• **About this exercise**: The records are to be copied in their entirety, exactly as given.
-*-*-
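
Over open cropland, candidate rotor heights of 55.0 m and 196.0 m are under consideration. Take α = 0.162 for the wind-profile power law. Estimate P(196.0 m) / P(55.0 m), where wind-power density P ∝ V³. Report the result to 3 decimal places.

1.854

Speed ratio: V_B/V_A = (z_B/z_A)^α = (196.0/55.0)^0.162 = (3.5636)^0.162 = 1.22859
Power-density ratio: P_B/P_A = (V_B/V_A)³ = (1.22859)³ = 1.85447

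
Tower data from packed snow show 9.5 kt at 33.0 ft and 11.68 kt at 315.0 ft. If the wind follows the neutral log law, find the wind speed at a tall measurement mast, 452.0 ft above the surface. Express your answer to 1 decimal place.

Log law: V ∝ ln(z/z₀). From the pair, with r = V₁/V₂ = 0.81336,
ln z₀ = (ln z₁ − r·ln z₂)/(1 − r) = (3.4965 − 0.81336×5.7526)/0.18664 = -6.3350 → z₀ = 0.001773 ft
V₃ = V₁ · ln(z₃/z₀)/ln(z₁/z₀) = 9.5 × 12.4487/9.8315 = 12.0289 kt

12.0 kt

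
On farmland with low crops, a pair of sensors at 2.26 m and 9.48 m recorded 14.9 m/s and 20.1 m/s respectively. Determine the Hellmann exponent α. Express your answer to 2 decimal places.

α ≈ 0.21

Power law: V₂/V₁ = (z₂/z₁)^α ⇒ α = ln(V₂/V₁) / ln(z₂/z₁)
α = ln(20.1/14.9) / ln(9.48/2.26) = ln(1.3490) / ln(4.1947)
  = 0.29936 / 1.43382 = 0.20878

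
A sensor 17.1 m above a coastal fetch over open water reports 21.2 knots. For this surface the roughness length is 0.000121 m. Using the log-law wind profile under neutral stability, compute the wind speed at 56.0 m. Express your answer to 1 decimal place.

23.3 knots

Log law: V(z) ∝ ln(z/z₀), so V₂/V₁ = ln(z₂/z₀) / ln(z₁/z₀).
ln(56.0/0.000121) = 13.0451, ln(17.1/0.000121) = 11.8588
V₂ = 21.2 × 13.0451/11.8588 = 21.2 × 1.1000 = 23.3207 knots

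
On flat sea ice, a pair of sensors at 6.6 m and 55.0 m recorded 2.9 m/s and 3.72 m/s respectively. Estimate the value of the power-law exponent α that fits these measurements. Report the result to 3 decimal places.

α ≈ 0.117

Power law: V₂/V₁ = (z₂/z₁)^α ⇒ α = ln(V₂/V₁) / ln(z₂/z₁)
α = ln(3.72/2.9) / ln(55.0/6.6) = ln(1.2828) / ln(8.3333)
  = 0.24901 / 2.12026 = 0.11744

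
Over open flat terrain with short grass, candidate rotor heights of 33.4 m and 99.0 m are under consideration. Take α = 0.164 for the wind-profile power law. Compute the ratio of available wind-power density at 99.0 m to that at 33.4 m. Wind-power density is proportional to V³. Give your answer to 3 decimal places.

Speed ratio: V_B/V_A = (z_B/z_A)^α = (99.0/33.4)^0.164 = (2.9641)^0.164 = 1.19506
Power-density ratio: P_B/P_A = (V_B/V_A)³ = (1.19506)³ = 1.70675

1.707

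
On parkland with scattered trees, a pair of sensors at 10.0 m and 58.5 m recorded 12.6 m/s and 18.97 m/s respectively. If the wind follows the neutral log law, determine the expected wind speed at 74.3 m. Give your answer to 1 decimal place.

Log law: V ∝ ln(z/z₀). From the pair, with r = V₁/V₂ = 0.66421,
ln z₀ = (ln z₁ − r·ln z₂)/(1 − r) = (2.3026 − 0.66421×4.0690)/0.33579 = -1.1915 → z₀ = 0.3038 m
V₃ = V₁ · ln(z₃/z₀)/ln(z₁/z₀) = 12.6 × 5.4996/3.4941 = 19.8322 m/s

19.8 m/s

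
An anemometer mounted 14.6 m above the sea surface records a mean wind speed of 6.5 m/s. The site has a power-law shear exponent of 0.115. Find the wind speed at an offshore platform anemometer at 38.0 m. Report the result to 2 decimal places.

Power-law profile: V₂ = V₁ · (z₂/z₁)^α
V₂ = 6.5 × (38.0/14.6)^0.115 = 6.5 × (2.6027)^0.115
    = 6.5 × 1.1163 = 7.2558 m/s

7.26 m/s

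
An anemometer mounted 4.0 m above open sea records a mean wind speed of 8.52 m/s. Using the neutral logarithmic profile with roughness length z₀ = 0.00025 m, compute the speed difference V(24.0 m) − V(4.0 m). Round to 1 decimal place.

1.6 m/s

Log law: V₂ = V₁ · ln(z₂/z₀)/ln(z₁/z₀) = 8.52 × 11.4721/9.6803 = 10.0970 m/s
ΔV = 10.0970 − 8.52 = 1.5770 m/s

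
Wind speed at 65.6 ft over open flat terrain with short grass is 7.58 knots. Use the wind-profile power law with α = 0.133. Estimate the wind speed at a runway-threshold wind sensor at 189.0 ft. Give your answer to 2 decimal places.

8.73 knots

Power-law profile: V₂ = V₁ · (z₂/z₁)^α
V₂ = 7.58 × (189.0/65.6)^0.133 = 7.58 × (2.8811)^0.133
    = 7.58 × 1.1511 = 8.7255 knots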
-*-*-
• **Written answer**:
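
Over open cropland, candidate rotor heights of 55.0 m and 196.0 m are under consideration. Take α = 0.162 for the wind-profile power law. Estimate P(196.0 m) / P(55.0 m), where wind-power density P ∝ V³. Report the result to 3 decimal places.

1.854

Speed ratio: V_B/V_A = (z_B/z_A)^α = (196.0/55.0)^0.162 = (3.5636)^0.162 = 1.22859
Power-density ratio: P_B/P_A = (V_B/V_A)³ = (1.22859)³ = 1.85447

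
Tower data from packed snow show 9.5 kt at 33.0 ft and 11.68 kt at 315.0 ft. If the wind follows the neutral log law, find the wind speed at a tall measurement mast, 452.0 ft above the surface. Express your answer to 1 decimal place.

Log law: V ∝ ln(z/z₀). From the pair, with r = V₁/V₂ = 0.81336,
ln z₀ = (ln z₁ − r·ln z₂)/(1 − r) = (3.4965 − 0.81336×5.7526)/0.18664 = -6.3350 → z₀ = 0.001773 ft
V₃ = V₁ · ln(z₃/z₀)/ln(z₁/z₀) = 9.5 × 12.4487/9.8315 = 12.0289 kt

12.0 kt

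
On farmland with low crops, a pair of sensors at 2.26 m and 9.48 m recorded 14.9 m/s and 20.1 m/s respectively. Determine the Hellmann exponent α. Express your answer to 2 decimal places.

α ≈ 0.21

Power law: V₂/V₁ = (z₂/z₁)^α ⇒ α = ln(V₂/V₁) / ln(z₂/z₁)
α = ln(20.1/14.9) / ln(9.48/2.26) = ln(1.3490) / ln(4.1947)
  = 0.29936 / 1.43382 = 0.20878

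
A sensor 17.1 m above a coastal fetch over open water reports 21.2 knots. For this surface the roughness length is 0.000121 m. Using the log-law wind profile under neutral stability, compute the wind speed at 56.0 m. Express your answer to 1 decimal place.

23.3 knots

Log law: V(z) ∝ ln(z/z₀), so V₂/V₁ = ln(z₂/z₀) / ln(z₁/z₀).
ln(56.0/0.000121) = 13.0451, ln(17.1/0.000121) = 11.8588
V₂ = 21.2 × 13.0451/11.8588 = 21.2 × 1.1000 = 23.3207 knots

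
On flat sea ice, a pair of sensors at 6.6 m and 55.0 m recorded 2.9 m/s and 3.72 m/s respectively. Estimate the value of the power-law exponent α that fits these measurements. Report the result to 3 decimal places.

α ≈ 0.117

Power law: V₂/V₁ = (z₂/z₁)^α ⇒ α = ln(V₂/V₁) / ln(z₂/z₁)
α = ln(3.72/2.9) / ln(55.0/6.6) = ln(1.2828) / ln(8.3333)
  = 0.24901 / 2.12026 = 0.11744

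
Over open flat terrain with short grass, candidate rotor heights of 33.4 m and 99.0 m are under consideration. Take α = 0.164 for the wind-profile power law. Compute the ratio of available wind-power density at 99.0 m to that at 33.4 m. Wind-power density is proportional to V³. Give your answer to 3 decimal places.

Speed ratio: V_B/V_A = (z_B/z_A)^α = (99.0/33.4)^0.164 = (2.9641)^0.164 = 1.19506
Power-density ratio: P_B/P_A = (V_B/V_A)³ = (1.19506)³ = 1.70675

1.707

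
On parkland with scattered trees, a pair of sensors at 10.0 m and 58.5 m recorded 12.6 m/s and 18.97 m/s respectively. If the wind follows the neutral log law, determine the expected wind speed at 74.3 m. Give your answer to 1 decimal place.

Log law: V ∝ ln(z/z₀). From the pair, with r = V₁/V₂ = 0.66421,
ln z₀ = (ln z₁ − r·ln z₂)/(1 − r) = (2.3026 − 0.66421×4.0690)/0.33579 = -1.1915 → z₀ = 0.3038 m
V₃ = V₁ · ln(z₃/z₀)/ln(z₁/z₀) = 12.6 × 5.4996/3.4941 = 19.8322 m/s

19.8 m/s

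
An anemometer mounted 14.6 m above the sea surface records a mean wind speed of 6.5 m/s. The site has a power-law shear exponent of 0.115. Find the wind speed at an offshore platform anemometer at 38.0 m. Report the result to 2 decimal places.

Power-law profile: V₂ = V₁ · (z₂/z₁)^α
V₂ = 6.5 × (38.0/14.6)^0.115 = 6.5 × (2.6027)^0.115
    = 6.5 × 1.1163 = 7.2558 m/s

7.26 m/s

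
An anemometer mounted 4.0 m above open sea records a mean wind speed of 8.52 m/s. Using the neutral logarithmic profile with roughness length z₀ = 0.00025 m, compute the speed difference V(24.0 m) − V(4.0 m). Round to 1 decimal place.

1.6 m/s

Log law: V₂ = V₁ · ln(z₂/z₀)/ln(z₁/z₀) = 8.52 × 11.4721/9.6803 = 10.0970 m/s
ΔV = 10.0970 − 8.52 = 1.5770 m/s

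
Wind speed at 65.6 ft over open flat terrain with short grass is 7.58 knots. Use the wind-profile power law with α = 0.133. Estimate the wind speed at a runway-threshold wind sensor at 189.0 ft. Give your answer to 2 decimal places.

8.73 knots

Power-law profile: V₂ = V₁ · (z₂/z₁)^α
V₂ = 7.58 × (189.0/65.6)^0.133 = 7.58 × (2.8811)^0.133
    = 7.58 × 1.1511 = 8.7255 knots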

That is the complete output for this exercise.